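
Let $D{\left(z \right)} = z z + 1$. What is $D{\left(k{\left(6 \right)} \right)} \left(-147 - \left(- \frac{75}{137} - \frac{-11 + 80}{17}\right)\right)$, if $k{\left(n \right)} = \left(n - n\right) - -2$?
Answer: $- \frac{1658175}{2329} \approx -711.97$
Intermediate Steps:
$k{\left(n \right)} = 2$ ($k{\left(n \right)} = 0 + 2 = 2$)
$D{\left(z \right)} = 1 + z^{2}$ ($D{\left(z \right)} = z^{2} + 1 = 1 + z^{2}$)
$D{\left(k{\left(6 \right)} \right)} \left(-147 - \left(- \frac{75}{137} - \frac{-11 + 80}{17}\right)\right) = \left(1 + 2^{2}\right) \left(-147 - \left(- \frac{75}{137} - \frac{-11 + 80}{17}\right)\right) = \left(1 + 4\right) \left(-147 + \left(\left(-75\right) \left(- \frac{1}{137}\right) + 69 \cdot \frac{1}{17}\right)\right) = 5 \left(-147 + \left(\frac{75}{137} + \frac{69}{17}\right)\right) = 5 \left(-147 + \frac{10728}{2329}\right) = 5 \left(- \frac{331635}{2329}\right) = - \frac{1658175}{2329}$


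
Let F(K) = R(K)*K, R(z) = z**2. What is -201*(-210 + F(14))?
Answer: -509334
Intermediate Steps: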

--- What you need to do ---
Would you repeat each of the records above exactly?

--- Solution to the exercise ---
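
Let $D{\left(z \right)} = z z + 1$. What is $D{\left(k{\left(6 \right)} \right)} \left(-147 - \left(- \frac{75}{137} - \frac{-11 + 80}{17}\right)\right)$, if $k{\left(n \right)} = \left(n - n\right) - -2$?
Answer: $- \frac{1658175}{2329} \approx -711.97$
Intermediate Steps:
$k{\left(n \right)} = 2$ ($k{\left(n \right)} = 0 + 2 = 2$)
$D{\left(z \right)} = 1 + z^{2}$ ($D{\left(z \right)} = z^{2} + 1 = 1 + z^{2}$)
$D{\left(k{\left(6 \right)} \right)} \left(-147 - \left(- \frac{75}{137} - \frac{-11 + 80}{17}\right)\right) = \left(1 + 2^{2}\right) \left(-147 - \left(- \frac{75}{137} - \frac{-11 + 80}{17}\right)\right) = \left(1 + 4\right) \left(-147 + \left(\left(-75\right) \left(- \frac{1}{137}\right) + 69 \cdot \frac{1}{17}\right)\right) = 5 \left(-147 + \left(\frac{75}{137} + \frac{69}{17}\right)\right) = 5 \left(-147 + \frac{10728}{2329}\right) = 5 \left(- \frac{331635}{2329}\right) = - \frac{1658175}{2329}$


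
Let F(K) = R(K)*K, R(z) = z**2. What is -201*(-210 + F(14))?
Answer: -509334
Intermediate Steps: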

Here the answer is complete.